#### EXERCISE AIM
As soon as the line containing "Gather n: -120*n^3" appears, copy it and every following line word for word until the records end.
┌─ THE RECORDS
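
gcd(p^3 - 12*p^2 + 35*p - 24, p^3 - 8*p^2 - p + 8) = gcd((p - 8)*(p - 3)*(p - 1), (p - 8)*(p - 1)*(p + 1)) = p^2 - 9*p + 8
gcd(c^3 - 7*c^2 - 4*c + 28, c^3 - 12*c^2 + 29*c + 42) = c - 7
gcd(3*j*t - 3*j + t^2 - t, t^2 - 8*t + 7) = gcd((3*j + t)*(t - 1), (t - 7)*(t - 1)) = t - 1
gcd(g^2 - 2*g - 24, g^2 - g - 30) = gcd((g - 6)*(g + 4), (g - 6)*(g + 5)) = g - 6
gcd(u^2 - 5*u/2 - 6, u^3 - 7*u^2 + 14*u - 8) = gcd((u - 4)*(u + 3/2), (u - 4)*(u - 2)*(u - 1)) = u - 4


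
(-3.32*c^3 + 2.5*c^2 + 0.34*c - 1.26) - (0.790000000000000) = -3.32*c^3 + 2.5*c^2 + 0.34*c - 2.05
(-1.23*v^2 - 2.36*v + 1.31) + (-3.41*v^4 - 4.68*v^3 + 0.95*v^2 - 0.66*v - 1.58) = -3.41*v^4 - 4.68*v^3 - 0.28*v^2 - 3.02*v - 0.27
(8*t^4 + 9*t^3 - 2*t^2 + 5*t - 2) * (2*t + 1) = 16*t^5 + 26*t^4 + 5*t^3 + 8*t^2 + t - 2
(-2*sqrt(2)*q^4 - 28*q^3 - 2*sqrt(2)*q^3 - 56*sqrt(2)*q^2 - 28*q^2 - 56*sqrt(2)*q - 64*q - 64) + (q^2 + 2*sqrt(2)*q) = -2*sqrt(2)*q^4 - 28*q^3 - 2*sqrt(2)*q^3 - 56*sqrt(2)*q^2 - 27*q^2 - 54*sqrt(2)*q - 64*q - 64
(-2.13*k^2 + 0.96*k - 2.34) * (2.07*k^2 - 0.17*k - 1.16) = -4.4091*k^4 + 2.3493*k^3 - 2.5362*k^2 - 0.7158*k + 2.7144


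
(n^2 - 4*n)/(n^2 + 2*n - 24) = n/(n + 6)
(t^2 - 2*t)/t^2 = (t - 2)/t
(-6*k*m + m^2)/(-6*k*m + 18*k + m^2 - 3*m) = m/(m - 3)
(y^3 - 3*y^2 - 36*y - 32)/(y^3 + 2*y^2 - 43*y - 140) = (y^2 - 7*y - 8)/(y^2 - 2*y - 35)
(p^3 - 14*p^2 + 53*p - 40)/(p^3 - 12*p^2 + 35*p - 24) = (p - 5)/(p - 3)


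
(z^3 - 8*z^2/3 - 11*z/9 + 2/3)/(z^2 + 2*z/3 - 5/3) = (9*z^3 - 24*z^2 - 11*z + 6)/(3*(3*z^2 + 2*z - 5))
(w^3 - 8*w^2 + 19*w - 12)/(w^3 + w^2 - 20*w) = (w^2 - 4*w + 3)/(w*(w + 5))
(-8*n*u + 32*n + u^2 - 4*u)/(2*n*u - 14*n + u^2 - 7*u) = (-8*n*u + 32*n + u^2 - 4*u)/(2*n*u - 14*n + u^2 - 7*u)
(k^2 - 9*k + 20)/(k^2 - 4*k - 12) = (-k^2 + 9*k - 20)/(-k^2 + 4*k + 12)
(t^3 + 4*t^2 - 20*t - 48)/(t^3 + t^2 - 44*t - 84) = (t - 4)/(t - 7)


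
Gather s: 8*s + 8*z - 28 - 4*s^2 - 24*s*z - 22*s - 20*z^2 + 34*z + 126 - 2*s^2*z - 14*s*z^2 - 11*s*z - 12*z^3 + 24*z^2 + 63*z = s^2*(-2*z - 4) + s*(-14*z^2 - 35*z - 14) - 12*z^3 + 4*z^2 + 105*z + 98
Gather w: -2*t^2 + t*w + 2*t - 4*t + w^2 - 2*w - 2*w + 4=-2*t^2 - 2*t + w^2 + w*(t - 4) + 4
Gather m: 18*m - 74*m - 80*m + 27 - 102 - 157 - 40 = -136*m - 272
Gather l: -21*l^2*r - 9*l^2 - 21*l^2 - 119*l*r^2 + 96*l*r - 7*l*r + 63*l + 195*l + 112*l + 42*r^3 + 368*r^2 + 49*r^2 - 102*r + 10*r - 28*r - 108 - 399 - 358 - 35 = l^2*(-21*r - 30) + l*(-119*r^2 + 89*r + 370) + 42*r^3 + 417*r^2 - 120*r - 900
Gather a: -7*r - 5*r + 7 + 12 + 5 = 24 - 12*r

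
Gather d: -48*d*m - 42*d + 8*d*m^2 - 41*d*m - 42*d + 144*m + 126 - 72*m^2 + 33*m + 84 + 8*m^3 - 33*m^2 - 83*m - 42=d*(8*m^2 - 89*m - 84) + 8*m^3 - 105*m^2 + 94*m + 168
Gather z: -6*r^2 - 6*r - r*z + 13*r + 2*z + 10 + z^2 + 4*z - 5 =-6*r^2 + 7*r + z^2 + z*(6 - r) + 5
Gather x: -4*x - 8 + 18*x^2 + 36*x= 18*x^2 + 32*x - 8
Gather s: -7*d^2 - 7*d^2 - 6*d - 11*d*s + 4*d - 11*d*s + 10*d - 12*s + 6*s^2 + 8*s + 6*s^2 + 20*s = -14*d^2 + 8*d + 12*s^2 + s*(16 - 22*d)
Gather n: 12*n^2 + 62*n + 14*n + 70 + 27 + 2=12*n^2 + 76*n + 99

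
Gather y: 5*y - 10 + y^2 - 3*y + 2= y^2 + 2*y - 8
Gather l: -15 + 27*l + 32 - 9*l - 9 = 18*l + 8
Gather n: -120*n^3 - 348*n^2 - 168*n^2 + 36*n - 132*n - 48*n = -120*n^3 - 516*n^2 - 144*n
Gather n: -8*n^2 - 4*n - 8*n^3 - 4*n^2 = -8*n^3 - 12*n^2 - 4*n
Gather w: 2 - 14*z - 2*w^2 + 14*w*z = -2*w^2 + 14*w*z - 14*z + 2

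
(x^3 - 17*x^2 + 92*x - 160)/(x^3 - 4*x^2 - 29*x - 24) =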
└─
#### EXERCISE RESPONSE
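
Gather n: -120*n^3 - 348*n^2 - 168*n^2 + 36*n - 132*n - 48*n = -120*n^3 - 516*n^2 - 144*n
Gather n: -8*n^2 - 4*n - 8*n^3 - 4*n^2 = -8*n^3 - 12*n^2 - 4*n
Gather w: 2 - 14*z - 2*w^2 + 14*w*z = -2*w^2 + 14*w*z - 14*z + 2

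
(x^3 - 17*x^2 + 92*x - 160)/(x^3 - 4*x^2 - 29*x - 24) =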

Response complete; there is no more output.